(Collected data)
══════════════════════════════

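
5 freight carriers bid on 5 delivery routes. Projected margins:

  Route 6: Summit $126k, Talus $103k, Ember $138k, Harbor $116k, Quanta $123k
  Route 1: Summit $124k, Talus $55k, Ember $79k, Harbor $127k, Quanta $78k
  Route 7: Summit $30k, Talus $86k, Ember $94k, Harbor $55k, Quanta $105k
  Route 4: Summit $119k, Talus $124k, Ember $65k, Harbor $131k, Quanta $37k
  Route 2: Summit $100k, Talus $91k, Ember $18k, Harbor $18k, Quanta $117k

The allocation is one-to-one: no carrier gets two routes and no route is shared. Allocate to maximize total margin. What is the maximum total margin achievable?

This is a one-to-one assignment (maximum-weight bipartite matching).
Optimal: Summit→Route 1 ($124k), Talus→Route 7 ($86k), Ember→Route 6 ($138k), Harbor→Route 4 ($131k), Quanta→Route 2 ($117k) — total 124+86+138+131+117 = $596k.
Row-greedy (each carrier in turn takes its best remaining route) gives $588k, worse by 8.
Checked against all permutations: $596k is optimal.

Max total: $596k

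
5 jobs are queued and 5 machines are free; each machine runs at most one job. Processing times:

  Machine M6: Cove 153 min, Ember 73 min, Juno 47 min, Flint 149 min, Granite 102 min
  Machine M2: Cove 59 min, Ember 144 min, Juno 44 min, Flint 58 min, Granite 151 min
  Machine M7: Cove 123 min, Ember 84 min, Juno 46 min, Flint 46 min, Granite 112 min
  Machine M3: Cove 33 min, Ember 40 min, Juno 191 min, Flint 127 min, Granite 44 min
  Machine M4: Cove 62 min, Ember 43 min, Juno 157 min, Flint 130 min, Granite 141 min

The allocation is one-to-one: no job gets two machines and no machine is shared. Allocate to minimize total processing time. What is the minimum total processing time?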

══════════════════════════════

# [TASK ITEM]
Above are some records. Copy each of their lines that holds the string "machines".

# [RESPONSE AREA]
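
5 jobs are queued and 5 machines are free; each machine runs at most one job. Processing times:
The allocation is one-to-one: no job gets two machines and no machine is shared. Allocate to minimize total processing time. What is the minimum total processing time?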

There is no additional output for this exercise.